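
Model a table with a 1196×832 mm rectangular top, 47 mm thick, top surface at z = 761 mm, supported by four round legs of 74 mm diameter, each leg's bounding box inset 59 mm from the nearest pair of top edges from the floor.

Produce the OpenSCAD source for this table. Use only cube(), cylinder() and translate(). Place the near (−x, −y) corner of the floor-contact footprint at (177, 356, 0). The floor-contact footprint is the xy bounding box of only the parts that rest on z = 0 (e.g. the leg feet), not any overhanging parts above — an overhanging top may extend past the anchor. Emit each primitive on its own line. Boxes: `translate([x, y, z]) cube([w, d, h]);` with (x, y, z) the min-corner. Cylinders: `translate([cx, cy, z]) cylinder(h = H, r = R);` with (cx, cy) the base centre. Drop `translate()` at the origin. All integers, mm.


translate([118, 297, 714]) cube([1196, 832, 47]);
translate([214, 393, 0]) cylinder(h = 714, r = 37);
translate([1218, 393, 0]) cylinder(h = 714, r = 37);
translate([214, 1033, 0]) cylinder(h = 714, r = 37);
translate([1218, 1033, 0]) cylinder(h = 714, r = 37);


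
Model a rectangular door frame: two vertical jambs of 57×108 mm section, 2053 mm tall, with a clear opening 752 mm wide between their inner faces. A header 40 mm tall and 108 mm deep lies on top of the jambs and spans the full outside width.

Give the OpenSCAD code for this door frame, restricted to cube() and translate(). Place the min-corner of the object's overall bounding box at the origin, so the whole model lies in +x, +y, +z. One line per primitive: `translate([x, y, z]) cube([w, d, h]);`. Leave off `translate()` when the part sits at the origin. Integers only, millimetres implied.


cube([57, 108, 2053]);
translate([809, 0, 0]) cube([57, 108, 2053]);
translate([0, 0, 2053]) cube([866, 108, 40]);


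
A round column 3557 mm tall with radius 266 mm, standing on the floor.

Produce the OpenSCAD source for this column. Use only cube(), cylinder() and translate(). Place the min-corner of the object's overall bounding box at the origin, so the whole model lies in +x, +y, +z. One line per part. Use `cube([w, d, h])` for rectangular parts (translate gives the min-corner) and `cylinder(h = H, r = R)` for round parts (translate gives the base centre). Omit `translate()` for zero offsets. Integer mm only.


translate([266, 266, 0]) cylinder(h = 3557, r = 266);


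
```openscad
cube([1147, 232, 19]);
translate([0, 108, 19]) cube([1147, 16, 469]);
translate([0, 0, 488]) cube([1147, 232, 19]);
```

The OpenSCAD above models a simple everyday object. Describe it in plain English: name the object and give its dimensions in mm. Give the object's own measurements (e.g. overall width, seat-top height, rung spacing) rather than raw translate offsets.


An I-beam lying along x, 1147 mm long. Overall section height 507 mm. Two flanges 232 mm wide (y) and 19 mm thick, one on the floor and one at the top; a web 16 mm thick runs between them, centred on the flange width.


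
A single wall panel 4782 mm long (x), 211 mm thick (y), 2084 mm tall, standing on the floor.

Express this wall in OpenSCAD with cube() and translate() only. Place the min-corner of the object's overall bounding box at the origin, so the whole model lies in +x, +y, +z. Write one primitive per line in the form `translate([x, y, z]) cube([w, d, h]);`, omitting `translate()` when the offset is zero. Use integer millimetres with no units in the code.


cube([4782, 211, 2084]);


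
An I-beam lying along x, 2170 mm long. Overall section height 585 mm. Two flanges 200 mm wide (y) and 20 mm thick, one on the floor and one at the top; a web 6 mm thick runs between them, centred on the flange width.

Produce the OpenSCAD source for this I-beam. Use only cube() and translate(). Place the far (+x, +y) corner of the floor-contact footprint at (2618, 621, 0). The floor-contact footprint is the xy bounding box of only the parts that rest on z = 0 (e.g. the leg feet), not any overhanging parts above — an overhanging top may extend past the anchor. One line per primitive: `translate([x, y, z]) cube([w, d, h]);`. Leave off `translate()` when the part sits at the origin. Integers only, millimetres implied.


translate([448, 421, 0]) cube([2170, 200, 20]);
translate([448, 518, 20]) cube([2170, 6, 545]);
translate([448, 421, 565]) cube([2170, 200, 20]);


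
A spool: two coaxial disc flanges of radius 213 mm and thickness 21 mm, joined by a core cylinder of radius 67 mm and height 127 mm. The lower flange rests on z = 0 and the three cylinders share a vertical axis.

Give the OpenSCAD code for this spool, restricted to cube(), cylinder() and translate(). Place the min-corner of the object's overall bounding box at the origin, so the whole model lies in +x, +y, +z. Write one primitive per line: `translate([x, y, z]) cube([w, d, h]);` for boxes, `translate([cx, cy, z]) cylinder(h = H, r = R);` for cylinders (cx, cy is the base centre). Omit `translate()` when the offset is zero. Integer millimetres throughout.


translate([213, 213, 0]) cylinder(h = 21, r = 213);
translate([213, 213, 21]) cylinder(h = 127, r = 67);
translate([213, 213, 148]) cylinder(h = 21, r = 213);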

■ Exercise aim ■
Quote the data above from the line containing "Express this wall" to the line containing "An I-beam lying along x, 2170", inclusive, and stop.

■ Response to this task ■
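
Express this wall in OpenSCAD with cube() and translate() only. Place the min-corner of the object's overall bounding box at the origin, so the whole model lies in +x, +y, +z. Write one primitive per line in the form `translate([x, y, z]) cube([w, d, h]);`, omitting `translate()` when the offset is zero. Use integer millimetres with no units in the code.


cube([4782, 211, 2084]);


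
An I-beam lying along x, 2170 mm long. Overall section height 585 mm. Two flanges 200 mm wide (y) and 20 mm thick, one on the floor and one at the top; a web 6 mm thick runs between them, centred on the flange width.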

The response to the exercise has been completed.